> _Information_:

>>>>

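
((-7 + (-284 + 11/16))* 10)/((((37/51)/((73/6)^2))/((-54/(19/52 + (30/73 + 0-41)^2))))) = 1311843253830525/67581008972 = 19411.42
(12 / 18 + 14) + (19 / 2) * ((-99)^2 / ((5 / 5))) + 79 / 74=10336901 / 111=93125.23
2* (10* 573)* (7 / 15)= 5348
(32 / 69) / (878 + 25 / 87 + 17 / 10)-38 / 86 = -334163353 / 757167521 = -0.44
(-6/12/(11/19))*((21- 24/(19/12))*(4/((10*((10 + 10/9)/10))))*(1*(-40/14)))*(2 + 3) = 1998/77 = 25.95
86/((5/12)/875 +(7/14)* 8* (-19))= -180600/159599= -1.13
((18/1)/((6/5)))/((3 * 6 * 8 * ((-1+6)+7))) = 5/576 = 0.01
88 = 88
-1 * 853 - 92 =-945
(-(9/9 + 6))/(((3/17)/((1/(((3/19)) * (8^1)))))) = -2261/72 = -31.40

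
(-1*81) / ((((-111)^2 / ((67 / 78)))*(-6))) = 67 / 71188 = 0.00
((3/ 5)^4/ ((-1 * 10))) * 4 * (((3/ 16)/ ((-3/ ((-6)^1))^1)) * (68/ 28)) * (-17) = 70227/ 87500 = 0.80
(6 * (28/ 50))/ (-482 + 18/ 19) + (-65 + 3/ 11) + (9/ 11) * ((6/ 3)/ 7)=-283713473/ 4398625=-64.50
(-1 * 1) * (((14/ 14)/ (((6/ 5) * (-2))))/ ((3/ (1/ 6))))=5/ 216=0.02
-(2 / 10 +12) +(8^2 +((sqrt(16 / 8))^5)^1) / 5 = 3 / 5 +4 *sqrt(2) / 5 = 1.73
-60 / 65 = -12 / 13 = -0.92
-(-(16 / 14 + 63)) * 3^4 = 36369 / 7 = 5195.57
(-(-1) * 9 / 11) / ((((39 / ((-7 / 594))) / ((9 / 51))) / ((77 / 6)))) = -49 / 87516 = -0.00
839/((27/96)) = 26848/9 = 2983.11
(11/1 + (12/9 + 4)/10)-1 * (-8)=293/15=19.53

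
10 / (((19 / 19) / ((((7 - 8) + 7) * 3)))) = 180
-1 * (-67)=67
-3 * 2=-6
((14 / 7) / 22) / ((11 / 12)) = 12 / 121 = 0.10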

<<<<

> _Task goal_: Return, word for word, each line from the one that contains "(-1*81) / ((((-111)^2" through the end of the listing above.

> _Finished task_:
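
(-1*81) / ((((-111)^2 / ((67 / 78)))*(-6))) = 67 / 71188 = 0.00
((3/ 5)^4/ ((-1 * 10))) * 4 * (((3/ 16)/ ((-3/ ((-6)^1))^1)) * (68/ 28)) * (-17) = 70227/ 87500 = 0.80
(6 * (28/ 50))/ (-482 + 18/ 19) + (-65 + 3/ 11) + (9/ 11) * ((6/ 3)/ 7)=-283713473/ 4398625=-64.50
(-1 * 1) * (((14/ 14)/ (((6/ 5) * (-2))))/ ((3/ (1/ 6))))=5/ 216=0.02
-(2 / 10 +12) +(8^2 +((sqrt(16 / 8))^5)^1) / 5 = 3 / 5 +4 *sqrt(2) / 5 = 1.73
-60 / 65 = -12 / 13 = -0.92
-(-(16 / 14 + 63)) * 3^4 = 36369 / 7 = 5195.57
(-(-1) * 9 / 11) / ((((39 / ((-7 / 594))) / ((9 / 51))) / ((77 / 6)))) = -49 / 87516 = -0.00
839/((27/96)) = 26848/9 = 2983.11
(11/1 + (12/9 + 4)/10)-1 * (-8)=293/15=19.53

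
10 / (((19 / 19) / ((((7 - 8) + 7) * 3)))) = 180
-1 * (-67)=67
-3 * 2=-6
((14 / 7) / 22) / ((11 / 12)) = 12 / 121 = 0.10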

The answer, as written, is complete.